BEGIN
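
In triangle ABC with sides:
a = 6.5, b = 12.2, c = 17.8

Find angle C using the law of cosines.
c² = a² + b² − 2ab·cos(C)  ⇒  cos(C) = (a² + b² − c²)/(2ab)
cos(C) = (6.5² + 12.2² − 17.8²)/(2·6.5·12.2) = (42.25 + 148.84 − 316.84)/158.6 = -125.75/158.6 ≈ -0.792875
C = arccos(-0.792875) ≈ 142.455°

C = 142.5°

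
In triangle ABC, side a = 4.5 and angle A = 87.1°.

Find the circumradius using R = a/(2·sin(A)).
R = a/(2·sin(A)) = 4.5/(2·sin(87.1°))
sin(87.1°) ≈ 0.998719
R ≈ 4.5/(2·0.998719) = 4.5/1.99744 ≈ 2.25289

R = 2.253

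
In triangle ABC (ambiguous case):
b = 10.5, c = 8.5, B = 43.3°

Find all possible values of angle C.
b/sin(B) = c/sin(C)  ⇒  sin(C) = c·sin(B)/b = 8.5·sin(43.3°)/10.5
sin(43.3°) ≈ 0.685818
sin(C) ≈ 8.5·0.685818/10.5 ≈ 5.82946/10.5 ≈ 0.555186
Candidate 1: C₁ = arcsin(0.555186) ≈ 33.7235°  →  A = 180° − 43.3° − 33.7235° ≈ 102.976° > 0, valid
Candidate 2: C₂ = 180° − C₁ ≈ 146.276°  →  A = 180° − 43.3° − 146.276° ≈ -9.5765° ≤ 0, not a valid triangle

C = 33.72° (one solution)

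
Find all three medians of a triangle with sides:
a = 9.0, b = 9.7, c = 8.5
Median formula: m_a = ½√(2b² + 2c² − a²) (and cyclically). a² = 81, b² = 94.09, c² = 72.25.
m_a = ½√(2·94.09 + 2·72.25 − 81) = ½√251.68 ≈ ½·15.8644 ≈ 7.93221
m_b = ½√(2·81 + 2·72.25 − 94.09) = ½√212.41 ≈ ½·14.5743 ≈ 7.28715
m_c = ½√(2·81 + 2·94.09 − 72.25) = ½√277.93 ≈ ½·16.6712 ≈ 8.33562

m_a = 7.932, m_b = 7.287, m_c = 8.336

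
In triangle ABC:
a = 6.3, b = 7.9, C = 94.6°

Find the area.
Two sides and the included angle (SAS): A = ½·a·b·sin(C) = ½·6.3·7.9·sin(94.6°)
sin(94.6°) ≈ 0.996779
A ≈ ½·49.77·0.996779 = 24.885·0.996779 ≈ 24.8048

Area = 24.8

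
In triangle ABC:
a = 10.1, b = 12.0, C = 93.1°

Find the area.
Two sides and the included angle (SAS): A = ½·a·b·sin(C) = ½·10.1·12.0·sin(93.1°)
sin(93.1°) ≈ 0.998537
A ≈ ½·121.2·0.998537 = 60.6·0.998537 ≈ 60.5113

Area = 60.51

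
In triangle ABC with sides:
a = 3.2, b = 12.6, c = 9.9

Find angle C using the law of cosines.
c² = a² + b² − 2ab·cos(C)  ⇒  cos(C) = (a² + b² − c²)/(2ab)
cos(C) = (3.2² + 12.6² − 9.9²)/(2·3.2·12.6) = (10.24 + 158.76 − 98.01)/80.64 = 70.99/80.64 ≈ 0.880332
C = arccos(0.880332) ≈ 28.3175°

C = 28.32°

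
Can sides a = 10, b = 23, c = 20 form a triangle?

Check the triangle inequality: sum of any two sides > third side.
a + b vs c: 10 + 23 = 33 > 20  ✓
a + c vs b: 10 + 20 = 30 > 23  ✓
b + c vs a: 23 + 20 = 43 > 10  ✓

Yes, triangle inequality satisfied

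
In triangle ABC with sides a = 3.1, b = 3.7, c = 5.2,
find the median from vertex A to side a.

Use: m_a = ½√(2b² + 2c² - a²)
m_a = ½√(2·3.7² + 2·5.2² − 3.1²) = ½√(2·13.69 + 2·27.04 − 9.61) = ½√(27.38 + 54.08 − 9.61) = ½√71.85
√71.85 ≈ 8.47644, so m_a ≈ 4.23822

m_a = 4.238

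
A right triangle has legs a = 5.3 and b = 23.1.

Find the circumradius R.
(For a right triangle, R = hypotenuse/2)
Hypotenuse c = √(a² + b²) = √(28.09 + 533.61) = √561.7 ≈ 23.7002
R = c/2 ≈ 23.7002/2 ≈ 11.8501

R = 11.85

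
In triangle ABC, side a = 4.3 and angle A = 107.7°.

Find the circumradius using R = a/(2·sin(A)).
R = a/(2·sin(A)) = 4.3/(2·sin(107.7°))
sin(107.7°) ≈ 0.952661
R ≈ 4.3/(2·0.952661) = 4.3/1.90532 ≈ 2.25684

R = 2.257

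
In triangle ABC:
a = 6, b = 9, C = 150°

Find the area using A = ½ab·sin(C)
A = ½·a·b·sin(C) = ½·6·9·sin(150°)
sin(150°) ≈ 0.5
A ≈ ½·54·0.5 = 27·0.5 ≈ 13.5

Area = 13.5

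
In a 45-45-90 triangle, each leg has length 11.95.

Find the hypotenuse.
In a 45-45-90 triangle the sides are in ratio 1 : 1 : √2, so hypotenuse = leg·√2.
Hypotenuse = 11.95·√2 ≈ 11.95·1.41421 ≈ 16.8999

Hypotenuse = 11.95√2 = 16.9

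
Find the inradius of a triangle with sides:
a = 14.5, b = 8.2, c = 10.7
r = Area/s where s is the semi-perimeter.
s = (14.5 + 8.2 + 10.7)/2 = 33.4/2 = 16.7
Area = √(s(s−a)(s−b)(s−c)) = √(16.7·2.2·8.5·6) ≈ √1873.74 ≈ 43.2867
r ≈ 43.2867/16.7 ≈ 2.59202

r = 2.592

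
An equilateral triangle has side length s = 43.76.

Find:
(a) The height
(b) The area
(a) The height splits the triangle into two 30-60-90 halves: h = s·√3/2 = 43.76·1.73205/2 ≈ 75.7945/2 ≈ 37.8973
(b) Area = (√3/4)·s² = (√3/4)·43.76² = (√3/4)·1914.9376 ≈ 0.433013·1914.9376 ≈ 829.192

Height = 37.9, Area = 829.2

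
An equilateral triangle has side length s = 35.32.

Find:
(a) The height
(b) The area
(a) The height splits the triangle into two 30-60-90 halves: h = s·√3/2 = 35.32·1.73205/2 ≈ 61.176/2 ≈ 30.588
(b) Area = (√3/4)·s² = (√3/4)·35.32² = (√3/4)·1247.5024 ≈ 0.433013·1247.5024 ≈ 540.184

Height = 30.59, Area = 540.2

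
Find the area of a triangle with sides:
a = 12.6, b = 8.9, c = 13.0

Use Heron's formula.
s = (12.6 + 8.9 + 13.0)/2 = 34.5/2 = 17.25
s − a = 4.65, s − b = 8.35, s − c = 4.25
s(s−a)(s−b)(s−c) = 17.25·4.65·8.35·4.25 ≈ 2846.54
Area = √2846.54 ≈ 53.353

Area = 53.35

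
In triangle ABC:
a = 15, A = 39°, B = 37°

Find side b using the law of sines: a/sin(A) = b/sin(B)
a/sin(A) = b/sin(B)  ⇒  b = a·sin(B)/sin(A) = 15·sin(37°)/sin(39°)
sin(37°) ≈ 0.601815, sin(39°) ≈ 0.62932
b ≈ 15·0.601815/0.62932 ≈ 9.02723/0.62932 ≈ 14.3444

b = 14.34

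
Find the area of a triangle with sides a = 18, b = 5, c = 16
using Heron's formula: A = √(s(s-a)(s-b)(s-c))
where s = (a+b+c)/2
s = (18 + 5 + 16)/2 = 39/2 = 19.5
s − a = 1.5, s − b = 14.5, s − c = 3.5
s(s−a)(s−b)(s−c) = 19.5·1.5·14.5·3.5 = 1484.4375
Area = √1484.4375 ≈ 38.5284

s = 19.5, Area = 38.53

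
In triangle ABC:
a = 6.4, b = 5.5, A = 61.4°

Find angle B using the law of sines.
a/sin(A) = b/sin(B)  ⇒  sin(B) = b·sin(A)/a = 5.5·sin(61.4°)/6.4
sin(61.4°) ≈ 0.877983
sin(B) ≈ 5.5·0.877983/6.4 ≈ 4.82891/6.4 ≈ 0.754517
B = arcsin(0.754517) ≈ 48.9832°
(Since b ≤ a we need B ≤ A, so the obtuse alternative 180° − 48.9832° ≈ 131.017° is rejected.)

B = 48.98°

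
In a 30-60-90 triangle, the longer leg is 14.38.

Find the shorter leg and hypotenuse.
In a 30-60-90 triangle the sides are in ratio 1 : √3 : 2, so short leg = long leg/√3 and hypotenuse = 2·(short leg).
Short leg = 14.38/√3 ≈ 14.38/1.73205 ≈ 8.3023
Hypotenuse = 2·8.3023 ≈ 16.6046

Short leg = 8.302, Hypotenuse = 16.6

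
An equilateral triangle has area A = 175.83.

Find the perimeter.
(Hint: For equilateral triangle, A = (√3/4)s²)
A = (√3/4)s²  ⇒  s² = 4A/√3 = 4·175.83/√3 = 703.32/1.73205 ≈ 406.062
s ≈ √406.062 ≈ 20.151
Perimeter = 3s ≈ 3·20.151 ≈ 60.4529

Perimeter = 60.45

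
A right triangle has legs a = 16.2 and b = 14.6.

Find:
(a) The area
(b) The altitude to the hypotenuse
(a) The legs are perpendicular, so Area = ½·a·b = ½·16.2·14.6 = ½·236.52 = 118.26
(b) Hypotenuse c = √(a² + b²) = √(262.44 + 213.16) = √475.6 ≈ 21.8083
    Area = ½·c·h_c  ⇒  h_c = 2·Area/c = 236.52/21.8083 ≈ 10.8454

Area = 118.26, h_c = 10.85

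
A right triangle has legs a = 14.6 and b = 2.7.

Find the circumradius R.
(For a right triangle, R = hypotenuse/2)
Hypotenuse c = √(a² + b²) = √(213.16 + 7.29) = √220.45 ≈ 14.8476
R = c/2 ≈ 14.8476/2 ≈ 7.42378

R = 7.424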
END
BEGIN
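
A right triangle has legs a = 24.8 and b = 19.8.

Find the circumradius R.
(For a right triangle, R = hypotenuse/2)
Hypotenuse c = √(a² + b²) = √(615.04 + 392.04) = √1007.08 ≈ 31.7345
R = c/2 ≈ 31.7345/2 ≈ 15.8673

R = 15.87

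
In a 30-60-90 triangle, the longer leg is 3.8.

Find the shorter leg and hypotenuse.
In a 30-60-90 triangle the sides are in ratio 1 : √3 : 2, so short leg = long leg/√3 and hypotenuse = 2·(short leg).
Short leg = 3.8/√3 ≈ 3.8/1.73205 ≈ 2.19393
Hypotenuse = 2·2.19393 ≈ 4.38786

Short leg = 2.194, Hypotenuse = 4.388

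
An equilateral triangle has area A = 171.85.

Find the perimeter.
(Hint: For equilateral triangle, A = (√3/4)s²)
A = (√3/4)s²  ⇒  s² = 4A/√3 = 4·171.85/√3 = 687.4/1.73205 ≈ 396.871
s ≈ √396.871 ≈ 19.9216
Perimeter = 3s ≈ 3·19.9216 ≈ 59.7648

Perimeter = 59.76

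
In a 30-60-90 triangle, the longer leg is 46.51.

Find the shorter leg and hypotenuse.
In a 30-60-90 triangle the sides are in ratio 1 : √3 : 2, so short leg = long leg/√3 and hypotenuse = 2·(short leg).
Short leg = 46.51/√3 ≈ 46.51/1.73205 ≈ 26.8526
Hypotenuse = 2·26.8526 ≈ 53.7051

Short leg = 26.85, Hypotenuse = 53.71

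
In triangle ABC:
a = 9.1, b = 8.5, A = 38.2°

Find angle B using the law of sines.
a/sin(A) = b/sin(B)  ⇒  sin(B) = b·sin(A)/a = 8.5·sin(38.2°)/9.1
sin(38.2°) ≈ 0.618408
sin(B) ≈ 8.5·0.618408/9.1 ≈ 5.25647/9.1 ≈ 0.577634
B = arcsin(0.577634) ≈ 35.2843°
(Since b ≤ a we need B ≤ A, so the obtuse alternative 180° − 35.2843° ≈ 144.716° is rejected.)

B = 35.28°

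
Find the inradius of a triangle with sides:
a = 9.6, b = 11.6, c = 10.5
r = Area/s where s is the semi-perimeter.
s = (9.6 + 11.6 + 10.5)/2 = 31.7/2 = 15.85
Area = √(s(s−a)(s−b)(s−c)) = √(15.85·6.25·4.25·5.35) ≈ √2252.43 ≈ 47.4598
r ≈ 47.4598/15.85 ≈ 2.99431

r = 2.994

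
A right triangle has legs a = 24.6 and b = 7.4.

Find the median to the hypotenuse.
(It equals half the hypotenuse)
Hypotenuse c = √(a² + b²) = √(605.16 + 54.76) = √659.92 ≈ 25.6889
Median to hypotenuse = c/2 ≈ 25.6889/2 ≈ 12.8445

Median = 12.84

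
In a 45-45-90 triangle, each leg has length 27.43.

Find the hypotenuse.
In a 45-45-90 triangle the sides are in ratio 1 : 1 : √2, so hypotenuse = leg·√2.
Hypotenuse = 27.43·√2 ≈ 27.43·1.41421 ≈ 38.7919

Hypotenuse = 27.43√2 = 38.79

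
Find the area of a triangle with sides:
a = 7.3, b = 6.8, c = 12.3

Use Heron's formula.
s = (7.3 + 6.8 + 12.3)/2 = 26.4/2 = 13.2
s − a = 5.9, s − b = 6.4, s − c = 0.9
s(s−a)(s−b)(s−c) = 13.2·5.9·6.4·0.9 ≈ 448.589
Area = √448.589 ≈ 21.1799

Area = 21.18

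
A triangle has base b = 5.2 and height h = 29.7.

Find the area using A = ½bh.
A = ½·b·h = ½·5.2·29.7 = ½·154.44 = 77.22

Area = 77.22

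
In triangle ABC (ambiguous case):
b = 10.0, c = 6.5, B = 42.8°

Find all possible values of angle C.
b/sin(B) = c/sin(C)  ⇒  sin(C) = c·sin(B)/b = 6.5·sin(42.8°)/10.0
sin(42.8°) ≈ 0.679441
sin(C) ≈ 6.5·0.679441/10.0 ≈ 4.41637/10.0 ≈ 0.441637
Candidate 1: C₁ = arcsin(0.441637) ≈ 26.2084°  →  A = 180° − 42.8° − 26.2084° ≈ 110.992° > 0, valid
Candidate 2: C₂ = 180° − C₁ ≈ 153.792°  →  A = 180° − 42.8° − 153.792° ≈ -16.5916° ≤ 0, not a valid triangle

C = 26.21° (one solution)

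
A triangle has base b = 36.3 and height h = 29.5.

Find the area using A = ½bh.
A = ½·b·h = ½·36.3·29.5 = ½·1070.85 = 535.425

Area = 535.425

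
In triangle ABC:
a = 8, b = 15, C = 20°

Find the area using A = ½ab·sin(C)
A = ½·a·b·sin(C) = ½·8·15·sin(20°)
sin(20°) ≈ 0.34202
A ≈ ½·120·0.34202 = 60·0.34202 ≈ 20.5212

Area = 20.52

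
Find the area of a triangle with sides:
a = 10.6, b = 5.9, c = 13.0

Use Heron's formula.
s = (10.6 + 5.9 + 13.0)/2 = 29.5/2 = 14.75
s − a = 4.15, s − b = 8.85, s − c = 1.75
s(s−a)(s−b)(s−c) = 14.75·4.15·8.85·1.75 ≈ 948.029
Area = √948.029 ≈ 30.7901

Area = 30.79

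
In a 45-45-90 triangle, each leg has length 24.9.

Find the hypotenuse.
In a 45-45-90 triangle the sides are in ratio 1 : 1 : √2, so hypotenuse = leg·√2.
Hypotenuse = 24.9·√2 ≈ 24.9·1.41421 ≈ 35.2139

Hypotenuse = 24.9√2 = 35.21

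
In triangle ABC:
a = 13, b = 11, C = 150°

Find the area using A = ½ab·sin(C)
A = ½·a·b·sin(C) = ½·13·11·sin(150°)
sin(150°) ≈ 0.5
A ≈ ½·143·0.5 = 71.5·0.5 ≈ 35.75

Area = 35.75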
END
* WHAT IS REQUIRED
If a line contains the string "base", include it in the tally; report the final tally for the whole listing and nothing else.

* WRITTEN RESPONSE
2